Copy the listing out in full. Keep every word as it is.

DATA FOR THIS TASK:
'''

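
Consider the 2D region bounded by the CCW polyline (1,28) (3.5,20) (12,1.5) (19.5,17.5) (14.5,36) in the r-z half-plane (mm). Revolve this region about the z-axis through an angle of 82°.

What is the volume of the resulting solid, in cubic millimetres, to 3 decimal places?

Volume = 5409.703 mm³

Profile (r,z), 5 vertices: (1,28) (3.5,20) (12,1.5) (19.5,17.5) (14.5,36)
edge 0: (1,28)→(3.5,20)  cross = 1·20 − 3.5·28 = -78.0000; (r_i+r_j)·cross = 4.5·-78.0000 = -351.0000
edge 1: (3.5,20)→(12,1.5)  cross = 3.5·1.5 − 12·20 = -234.7500; (r_i+r_j)·cross = 15.5·-234.7500 = -3638.6250
edge 2: (12,1.5)→(19.5,17.5)  cross = 12·17.5 − 19.5·1.5 = 180.7500; (r_i+r_j)·cross = 31.5·180.7500 = 5693.6250
edge 3: (19.5,17.5)→(14.5,36)  cross = 19.5·36 − 14.5·17.5 = 448.2500; (r_i+r_j)·cross = 34·448.2500 = 15240.5000
edge 4: (14.5,36)→(1,28)  cross = 14.5·28 − 1·36 = 370.0000; (r_i+r_j)·cross = 15.5·370.0000 = 5735.0000
Σcross = 686.2500 → A = |Σcross|/2 = 343.1250 mm²
Σ(r_i+r_j)·cross = 22679.5000 → first moment M = |Σ|/6 = 3779.9167
R_c = M/A = 3779.9167/343.1250 = 11.0162 mm
θ = 82° = 1.431170 rad
V = θ·R_c·A = 1.431170·11.0162·343.1250 = 5409.703 mm³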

'''

EXERCISE RESULT:
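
Consider the 2D region bounded by the CCW polyline (1,28) (3.5,20) (12,1.5) (19.5,17.5) (14.5,36) in the r-z half-plane (mm). Revolve this region about the z-axis through an angle of 82°.

What is the volume of the resulting solid, in cubic millimetres, to 3 decimal places?

Volume = 5409.703 mm³

Profile (r,z), 5 vertices: (1,28) (3.5,20) (12,1.5) (19.5,17.5) (14.5,36)
edge 0: (1,28)→(3.5,20)  cross = 1·20 − 3.5·28 = -78.0000; (r_i+r_j)·cross = 4.5·-78.0000 = -351.0000
edge 1: (3.5,20)→(12,1.5)  cross = 3.5·1.5 − 12·20 = -234.7500; (r_i+r_j)·cross = 15.5·-234.7500 = -3638.6250
edge 2: (12,1.5)→(19.5,17.5)  cross = 12·17.5 − 19.5·1.5 = 180.7500; (r_i+r_j)·cross = 31.5·180.7500 = 5693.6250
edge 3: (19.5,17.5)→(14.5,36)  cross = 19.5·36 − 14.5·17.5 = 448.2500; (r_i+r_j)·cross = 34·448.2500 = 15240.5000
edge 4: (14.5,36)→(1,28)  cross = 14.5·28 − 1·36 = 370.0000; (r_i+r_j)·cross = 15.5·370.0000 = 5735.0000
Σcross = 686.2500 → A = |Σcross|/2 = 343.1250 mm²
Σ(r_i+r_j)·cross = 22679.5000 → first moment M = |Σ|/6 = 3779.9167
R_c = M/A = 3779.9167/343.1250 = 11.0162 mm
θ = 82° = 1.431170 rad
V = θ·R_c·A = 1.431170·11.0162·343.1250 = 5409.703 mm³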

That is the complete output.